▶ **INSTRUCTIONS TO FOLLOW**
Restate the records word for word, omitting nothing.

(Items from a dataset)
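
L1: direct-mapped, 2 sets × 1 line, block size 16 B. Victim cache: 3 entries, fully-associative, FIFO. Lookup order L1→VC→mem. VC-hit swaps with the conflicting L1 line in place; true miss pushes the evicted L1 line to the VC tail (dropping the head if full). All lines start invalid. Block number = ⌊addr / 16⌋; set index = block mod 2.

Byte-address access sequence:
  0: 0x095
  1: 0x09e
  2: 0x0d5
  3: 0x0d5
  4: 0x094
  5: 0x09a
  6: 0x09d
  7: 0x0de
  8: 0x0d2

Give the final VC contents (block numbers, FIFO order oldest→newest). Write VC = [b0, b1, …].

  [0] addr=0x95 blk=9 s=1: MISS | VC []
  [1] addr=0x9e blk=9 s=1: L1-HIT | VC []
  [2] addr=0xd5 blk=13 s=1: MISS | VC [9]
  [3] addr=0xd5 blk=13 s=1: L1-HIT | VC [9]
  [4] addr=0x94 blk=9 s=1: VC-HIT | VC [13]
  [5] addr=0x9a blk=9 s=1: L1-HIT | VC [13]
  [6] addr=0x9d blk=9 s=1: L1-HIT | VC [13]
  [7] addr=0xde blk=13 s=1: VC-HIT | VC [9]
  [8] addr=0xd2 blk=13 s=1: L1-HIT | VC [9]

VC = [9]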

▶ **WRITTEN REPLY**
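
L1: direct-mapped, 2 sets × 1 line, block size 16 B. Victim cache: 3 entries, fully-associative, FIFO. Lookup order L1→VC→mem. VC-hit swaps with the conflicting L1 line in place; true miss pushes the evicted L1 line to the VC tail (dropping the head if full). All lines start invalid. Block number = ⌊addr / 16⌋; set index = block mod 2.

Byte-address access sequence:
  0: 0x095
  1: 0x09e
  2: 0x0d5
  3: 0x0d5
  4: 0x094
  5: 0x09a
  6: 0x09d
  7: 0x0de
  8: 0x0d2

Give the final VC contents (block numbers, FIFO order oldest→newest). Write VC = [b0, b1, …].

  [0] addr=0x95 blk=9 s=1: MISS | VC []
  [1] addr=0x9e blk=9 s=1: L1-HIT | VC []
  [2] addr=0xd5 blk=13 s=1: MISS | VC [9]
  [3] addr=0xd5 blk=13 s=1: L1-HIT | VC [9]
  [4] addr=0x94 blk=9 s=1: VC-HIT | VC [13]
  [5] addr=0x9a blk=9 s=1: L1-HIT | VC [13]
  [6] addr=0x9d blk=9 s=1: L1-HIT | VC [13]
  [7] addr=0xde blk=13 s=1: VC-HIT | VC [9]
  [8] addr=0xd2 blk=13 s=1: L1-HIT | VC [9]

VC = [9]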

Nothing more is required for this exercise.